Data provided:
━━━━━━━━━━━━━━━━━━━━
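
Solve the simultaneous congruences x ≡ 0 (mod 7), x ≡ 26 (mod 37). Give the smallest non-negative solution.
The moduli 7, 37 are pairwise coprime, so by the CRT there is a unique solution mod 7·37 = 259.
Solve by successive substitution. Start with x ≡ 0 (mod 7).
  Combine with x ≡ 26 (mod 37): write x = 7·t and require 7·t ≡ 26 (mod 37). Since 7^(−1) ≡ 16 (mod 37), t ≡ 16·26 ≡ 9 (mod 37). So x ≡ 7·9 = 63 (mod 259).
Unique solution in [0, 259): x = 63.

Final answer: x ≡ 63 (mod 259); the representative in [0, 259) is 63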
━━━━━━━━━━━━━━━━━━━━
Task details: The response should consist of all the entries, copied without any alteration.

Solution to the problem:
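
Solve the simultaneous congruences x ≡ 0 (mod 7), x ≡ 26 (mod 37). Give the smallest non-negative solution.
The moduli 7, 37 are pairwise coprime, so by the CRT there is a unique solution mod 7·37 = 259.
Solve by successive substitution. Start with x ≡ 0 (mod 7).
  Combine with x ≡ 26 (mod 37): write x = 7·t and require 7·t ≡ 26 (mod 37). Since 7^(−1) ≡ 16 (mod 37), t ≡ 16·26 ≡ 9 (mod 37). So x ≡ 7·9 = 63 (mod 259).
Unique solution in [0, 259): x = 63.

Final answer: x ≡ 63 (mod 259); the representative in [0, 259) is 63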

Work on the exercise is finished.